» **Problem requirements**: Only the lines from the one with "RS-54 (radiosonde launch" onward are wanted, through the last line of the entries, set down exactly.

» **Extracted entries**:
☆ ☆ ☆ ☆ ☆

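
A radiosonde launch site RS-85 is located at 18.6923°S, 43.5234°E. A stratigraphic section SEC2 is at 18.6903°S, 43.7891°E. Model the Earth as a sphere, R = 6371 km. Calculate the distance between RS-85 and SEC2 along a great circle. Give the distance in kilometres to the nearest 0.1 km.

Δφ = 0.0020°,  Δλ = 0.2657°
a = sin²(Δφ/2) + cos φ₁ cos φ₂ sin²(Δλ/2) = 0.000005
c = 2·arcsin(√a) = 0.004393 rad = 0.2517°
d = R·c = 6371 × 0.004393 = 28.0 km

28.0 km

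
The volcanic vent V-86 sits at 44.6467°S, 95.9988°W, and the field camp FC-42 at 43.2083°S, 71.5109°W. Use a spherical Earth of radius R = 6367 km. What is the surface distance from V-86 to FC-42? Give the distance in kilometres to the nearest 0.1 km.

1959.0 km

Δφ = 1.4384°,  Δλ = 24.4879°
a = sin²(Δφ/2) + cos φ₁ cos φ₂ sin²(Δλ/2) = 0.023480
c = 2·arcsin(√a) = 0.307676 rad = 17.6285°
d = R·c = 6367 × 0.307676 = 1959.0 km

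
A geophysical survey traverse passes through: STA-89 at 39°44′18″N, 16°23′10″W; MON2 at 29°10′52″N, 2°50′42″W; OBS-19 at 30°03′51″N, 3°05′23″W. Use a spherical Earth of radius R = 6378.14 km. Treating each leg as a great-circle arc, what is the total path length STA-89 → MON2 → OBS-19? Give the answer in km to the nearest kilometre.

1808 km

STA-89: φ = +39.73833°, λ = -16.38611°
MON2: φ = +29.18111°, λ = -2.84500°
OBS-19: φ = +30.06417°, λ = -3.08972°
STA-89→MON2: c = 0.267595 rad, d = 1706.76 km
MON2→OBS-19: c = 0.015853 rad, d = 101.11 km
Total = 1706.76 + 101.11 = 1807.87 km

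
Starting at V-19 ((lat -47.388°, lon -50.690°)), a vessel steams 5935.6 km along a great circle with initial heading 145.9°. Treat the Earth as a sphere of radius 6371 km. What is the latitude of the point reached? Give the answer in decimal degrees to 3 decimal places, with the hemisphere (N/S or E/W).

62.743°S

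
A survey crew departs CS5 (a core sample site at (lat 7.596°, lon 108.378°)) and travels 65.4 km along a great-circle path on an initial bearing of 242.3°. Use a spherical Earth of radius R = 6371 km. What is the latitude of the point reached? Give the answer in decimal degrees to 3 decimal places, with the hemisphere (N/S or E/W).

7.322°N

δ = d/R = 65.4/6371 = 0.010265 rad
φ₂ = arcsin(sin φ₁ cos δ + cos φ₁ sin δ cos θ)
   = arcsin(0.13219·0.99995 + 0.99122·0.01027·-0.46484) = 7.32229°
λ₂ = λ₁ + atan2(sin θ sin δ cos φ₁, cos δ − sin φ₁ sin φ₂) = 107.85297°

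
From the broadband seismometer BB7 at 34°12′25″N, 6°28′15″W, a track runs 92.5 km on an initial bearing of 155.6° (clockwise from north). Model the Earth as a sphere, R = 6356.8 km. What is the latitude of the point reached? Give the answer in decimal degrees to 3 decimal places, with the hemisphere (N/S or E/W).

BB7: φ = +34.20694°, λ = -6.47083°
δ = d/R = 92.5/6356.8 = 0.014551 rad
φ₂ = arcsin(sin φ₁ cos δ + cos φ₁ sin δ cos θ)
   = arcsin(0.56218·0.99989 + 0.82701·0.01455·-0.91068) = 33.44699°
λ₂ = λ₁ + atan2(sin θ sin δ cos φ₁, cos δ − sin φ₁ sin φ₂) = -6.05807°

33.447°N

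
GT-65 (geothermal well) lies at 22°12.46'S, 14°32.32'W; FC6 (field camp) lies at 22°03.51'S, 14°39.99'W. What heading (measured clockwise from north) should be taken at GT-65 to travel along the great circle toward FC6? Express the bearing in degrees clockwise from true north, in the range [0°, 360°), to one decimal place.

321.5°

GT-65: φ = -22.20767°, λ = -14.53867°
FC6: φ = -22.05850°, λ = -14.66650°
Δλ = -0.1278°
y = sin Δλ · cos φ₂ = -0.002068
x = cos φ₁ sin φ₂ − sin φ₁ cos φ₂ cos Δλ = 0.002603
θ = atan2(y, x) = -38.4678° → 321.5322° (mod 360°)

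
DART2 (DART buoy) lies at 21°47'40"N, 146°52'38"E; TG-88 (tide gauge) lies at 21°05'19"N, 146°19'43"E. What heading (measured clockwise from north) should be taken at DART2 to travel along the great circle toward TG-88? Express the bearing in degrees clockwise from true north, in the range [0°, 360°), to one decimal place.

216.0°

DART2: φ = +21.79444°, λ = +146.87722°
TG-88: φ = +21.08861°, λ = +146.32861°
Δλ = -0.5486°
y = sin Δλ · cos φ₂ = -0.008934
x = cos φ₁ sin φ₂ − sin φ₁ cos φ₂ cos Δλ = -0.012303
θ = atan2(y, x) = -144.0151° → 215.9849° (mod 360°)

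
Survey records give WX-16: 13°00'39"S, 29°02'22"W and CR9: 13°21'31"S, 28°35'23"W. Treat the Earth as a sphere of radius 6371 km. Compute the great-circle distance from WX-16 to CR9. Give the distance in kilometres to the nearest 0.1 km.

62.2 km

WX-16: φ = -13.01083°, λ = -29.03944°
CR9: φ = -13.35861°, λ = -28.58972°
Δφ = -0.3478°,  Δλ = 0.4497°
a = sin²(Δφ/2) + cos φ₁ cos φ₂ sin²(Δλ/2) = 0.000024
c = 2·arcsin(√a) = 0.009759 rad = 0.5592°
d = R·c = 6371 × 0.009759 = 62.2 km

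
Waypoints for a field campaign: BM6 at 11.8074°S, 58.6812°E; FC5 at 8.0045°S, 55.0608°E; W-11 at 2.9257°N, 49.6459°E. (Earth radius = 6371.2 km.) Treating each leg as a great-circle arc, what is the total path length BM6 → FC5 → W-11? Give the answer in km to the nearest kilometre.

BM6→FC5: c = 0.090985 rad, d = 579.69 km
FC5→W-11: c = 0.212790 rad, d = 1355.72 km
Total = 579.69 + 1355.72 = 1935.41 km

1935 km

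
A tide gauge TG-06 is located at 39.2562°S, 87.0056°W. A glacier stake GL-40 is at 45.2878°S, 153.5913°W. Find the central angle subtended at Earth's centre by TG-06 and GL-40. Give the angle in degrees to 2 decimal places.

48.23°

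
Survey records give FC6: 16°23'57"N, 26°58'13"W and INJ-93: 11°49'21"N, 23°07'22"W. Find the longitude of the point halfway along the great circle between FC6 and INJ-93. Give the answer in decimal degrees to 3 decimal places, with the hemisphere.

25.027°W

FC6: φ = +16.39917°, λ = -26.97028°
INJ-93: φ = +11.82250°, λ = -23.12278°
Bx = cos φ₂ cos Δλ = 0.976581,  By = cos φ₂ sin Δλ = 0.065678
φₘ = atan2(sin φ₁ + sin φ₂, √((cos φ₁ + Bx)² + By²)) = 14.11847°
λₘ = λ₁ + atan2(By, cos φ₁ + Bx) = -25.02720°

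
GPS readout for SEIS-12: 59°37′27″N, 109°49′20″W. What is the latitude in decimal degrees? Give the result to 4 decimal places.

59° + 37′/60 + 27″/3600 = 59 + 0.61667 + 0.00750 = 59.6242°

59.6242°N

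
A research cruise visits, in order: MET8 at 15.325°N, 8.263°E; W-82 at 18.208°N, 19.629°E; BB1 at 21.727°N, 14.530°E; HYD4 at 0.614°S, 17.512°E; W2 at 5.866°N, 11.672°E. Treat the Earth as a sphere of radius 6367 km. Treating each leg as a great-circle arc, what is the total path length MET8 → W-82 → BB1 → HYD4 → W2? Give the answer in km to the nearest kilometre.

MET8→W-82: c = 0.196443 rad, d = 1250.75 km
W-82→BB1: c = 0.103754 rad, d = 660.60 km
BB1→HYD4: c = 0.393220 rad, d = 2503.63 km
HYD4→W2: c = 0.152142 rad, d = 968.69 km
Total = 1250.75 + 660.60 + 2503.63 + 968.69 = 5383.68 km

5384 km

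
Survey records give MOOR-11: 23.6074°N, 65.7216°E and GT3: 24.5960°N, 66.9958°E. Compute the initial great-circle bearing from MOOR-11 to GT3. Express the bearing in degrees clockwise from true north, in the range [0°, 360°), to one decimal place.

Δλ = 1.2742°
y = sin Δλ · cos φ₂ = 0.020219
x = cos φ₁ sin φ₂ − sin φ₁ cos φ₂ cos Δλ = 0.017344
θ = atan2(y, x) = 49.3782° → 49.3782° (mod 360°)

49.4°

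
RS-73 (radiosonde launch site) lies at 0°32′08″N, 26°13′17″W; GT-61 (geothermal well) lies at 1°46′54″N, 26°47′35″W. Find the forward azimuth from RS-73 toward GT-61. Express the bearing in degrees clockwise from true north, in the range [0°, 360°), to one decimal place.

RS-73: φ = +0.53556°, λ = -26.22139°
GT-61: φ = +1.78167°, λ = -26.79306°
Δλ = -0.5717°
y = sin Δλ · cos φ₂ = -0.009972
x = cos φ₁ sin φ₂ − sin φ₁ cos φ₂ cos Δλ = 0.021747
θ = atan2(y, x) = -24.6342° → 335.3658° (mod 360°)

335.4°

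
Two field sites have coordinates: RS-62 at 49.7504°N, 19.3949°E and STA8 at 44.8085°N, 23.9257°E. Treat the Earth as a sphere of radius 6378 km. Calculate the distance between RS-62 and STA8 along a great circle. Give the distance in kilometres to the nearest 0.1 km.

Δφ = -4.9419°,  Δλ = 4.5308°
a = sin²(Δφ/2) + cos φ₁ cos φ₂ sin²(Δλ/2) = 0.002575
c = 2·arcsin(√a) = 0.101532 rad = 5.8173°
d = R·c = 6378 × 0.101532 = 647.6 km

647.6 km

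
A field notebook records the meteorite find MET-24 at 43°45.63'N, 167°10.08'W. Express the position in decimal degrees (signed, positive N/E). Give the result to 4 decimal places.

+43.7605°, -167.1680°

lat: 43.7605° N → +43.7605°
lon: 167.1680° W → -167.1680°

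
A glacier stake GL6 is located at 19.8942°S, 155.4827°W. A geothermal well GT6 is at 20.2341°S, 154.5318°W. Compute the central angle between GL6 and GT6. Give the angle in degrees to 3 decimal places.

0.956°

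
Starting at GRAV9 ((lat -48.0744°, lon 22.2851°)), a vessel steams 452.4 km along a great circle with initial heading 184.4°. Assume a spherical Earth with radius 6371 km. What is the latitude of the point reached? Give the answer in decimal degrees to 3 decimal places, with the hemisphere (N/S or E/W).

52.130°S

δ = d/R = 452.4/6371 = 0.071009 rad
φ₂ = arcsin(sin φ₁ cos δ + cos φ₁ sin δ cos θ)
   = arcsin(-0.74401·0.99748 + 0.66817·0.07095·-0.99705) = -52.12989°
λ₂ = λ₁ + atan2(sin θ sin δ cos φ₁, cos δ − sin φ₁ sin φ₂) = 21.77705°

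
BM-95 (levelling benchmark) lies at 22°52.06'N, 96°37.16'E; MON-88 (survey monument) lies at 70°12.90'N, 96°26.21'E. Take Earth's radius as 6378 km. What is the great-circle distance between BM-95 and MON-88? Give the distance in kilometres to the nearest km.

5271 km

BM-95: φ = +22.86767°, λ = +96.61933°
MON-88: φ = +70.21500°, λ = +96.43683°
Δφ = 47.3473°,  Δλ = -0.1825°
a = sin²(Δφ/2) + cos φ₁ cos φ₂ sin²(Δλ/2) = 0.161225
c = 2·arcsin(√a) = 0.826369 rad = 47.3475°
d = R·c = 6378 × 0.826369 = 5270.6 km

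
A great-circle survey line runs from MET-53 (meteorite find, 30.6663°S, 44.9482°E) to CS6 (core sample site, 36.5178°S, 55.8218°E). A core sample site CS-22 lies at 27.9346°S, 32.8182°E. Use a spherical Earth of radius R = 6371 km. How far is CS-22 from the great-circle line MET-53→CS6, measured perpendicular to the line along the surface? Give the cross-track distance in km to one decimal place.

δ₁₃ = central angle MET-53→CS-22 = 0.190567 rad  (haversine)
θ₁₃ = bearing MET-53→CS-22 = 281.449°,  θ₁₂ = bearing MET-53→CS6 = 125.792°
dₓₜ = R·arcsin(sin δ₁₃ · sin(θ₁₃ − θ₁₂)) = 6371·arcsin(0.18942·sin(155.657°)) = 497.931 km
|dₓₜ| = 497.931 km

497.9 km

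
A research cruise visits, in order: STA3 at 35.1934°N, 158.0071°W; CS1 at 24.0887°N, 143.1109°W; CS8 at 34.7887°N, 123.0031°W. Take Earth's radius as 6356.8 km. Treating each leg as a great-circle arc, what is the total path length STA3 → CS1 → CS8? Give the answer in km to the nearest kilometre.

STA3→CS1: c = 0.297048 rad, d = 1888.28 km
CS1→CS8: c = 0.357101 rad, d = 2270.02 km
Total = 1888.28 + 2270.02 = 4158.30 km

4158 km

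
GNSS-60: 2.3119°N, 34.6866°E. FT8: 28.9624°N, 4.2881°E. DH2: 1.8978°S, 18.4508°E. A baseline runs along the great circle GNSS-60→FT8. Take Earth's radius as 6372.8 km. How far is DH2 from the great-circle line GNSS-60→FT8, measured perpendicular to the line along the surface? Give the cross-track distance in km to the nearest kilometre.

δ₁₃ = central angle GNSS-60→DH2 = 0.292675 rad  (haversine)
θ₁₃ = bearing GNSS-60→DH2 = 255.590°,  θ₁₂ = bearing GNSS-60→FT8 = 315.682°
dₓₜ = R·arcsin(sin δ₁₃ · sin(θ₁₃ − θ₁₂)) = 6372.8·arcsin(0.28851·sin(-60.092°)) = -1610.890 km
|dₓₜ| = 1610.890 km

1611 km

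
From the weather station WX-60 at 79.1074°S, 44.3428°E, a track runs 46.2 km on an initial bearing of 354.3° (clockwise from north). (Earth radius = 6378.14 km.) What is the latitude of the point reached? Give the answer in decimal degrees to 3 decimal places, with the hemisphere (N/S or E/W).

δ = d/R = 46.2/6378.14 = 0.007243 rad
φ₂ = arcsin(sin φ₁ cos δ + cos φ₁ sin δ cos θ)
   = arcsin(-0.98198·0.99997 + 0.18897·0.00724·0.99506) = -78.69436°
λ₂ = λ₁ + atan2(sin θ sin δ cos φ₁, cos δ − sin φ₁ sin φ₂) = 44.13254°

78.694°S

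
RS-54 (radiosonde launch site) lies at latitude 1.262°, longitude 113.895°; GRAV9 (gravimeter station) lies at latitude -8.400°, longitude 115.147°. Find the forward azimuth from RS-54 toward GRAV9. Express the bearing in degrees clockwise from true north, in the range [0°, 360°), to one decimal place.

Δλ = 1.2520°
y = sin Δλ · cos φ₂ = 0.021615
x = cos φ₁ sin φ₂ − sin φ₁ cos φ₂ cos Δλ = -0.167830
θ = atan2(y, x) = 172.6611° → 172.6611° (mod 360°)

172.7°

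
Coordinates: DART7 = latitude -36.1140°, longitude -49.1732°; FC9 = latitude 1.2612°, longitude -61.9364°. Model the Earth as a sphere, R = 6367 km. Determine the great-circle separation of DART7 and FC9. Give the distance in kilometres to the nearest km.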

☆ ☆ ☆ ☆ ☆

» **Exercise solution**:
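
RS-54 (radiosonde launch site) lies at latitude 1.262°, longitude 113.895°; GRAV9 (gravimeter station) lies at latitude -8.400°, longitude 115.147°. Find the forward azimuth from RS-54 toward GRAV9. Express the bearing in degrees clockwise from true north, in the range [0°, 360°), to one decimal place.

Δλ = 1.2520°
y = sin Δλ · cos φ₂ = 0.021615
x = cos φ₁ sin φ₂ − sin φ₁ cos φ₂ cos Δλ = -0.167830
θ = atan2(y, x) = 172.6611° → 172.6611° (mod 360°)

172.7°

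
Coordinates: DART7 = latitude -36.1140°, longitude -49.1732°; FC9 = latitude 1.2612°, longitude -61.9364°. Model the Earth as a sphere, R = 6367 km. Determine the great-circle separation of DART7 and FC9. Give the distance in kilometres to the nearest km.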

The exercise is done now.